ABOUT THIS TASK: Would you retype each record exactly as given?

::: RECORD EXTRACTS

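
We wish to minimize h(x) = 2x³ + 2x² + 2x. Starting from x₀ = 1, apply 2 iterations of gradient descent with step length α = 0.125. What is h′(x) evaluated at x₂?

h′(x) = 6x² + 4x + 2
x₁ = 1 − 0.125·12 = -0.5
x₂ = -0.5 − 0.125·1.5 = -0.6875
h′(x) at (-0.6875) = 2.0859375

2.0859375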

::::::

TASK ANSWER:
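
We wish to minimize h(x) = 2x³ + 2x² + 2x. Starting from x₀ = 1, apply 2 iterations of gradient descent with step length α = 0.125. What is h′(x) evaluated at x₂?

h′(x) = 6x² + 4x + 2
x₁ = 1 − 0.125·12 = -0.5
x₂ = -0.5 − 0.125·1.5 = -0.6875
h′(x) at (-0.6875) = 2.0859375

2.0859375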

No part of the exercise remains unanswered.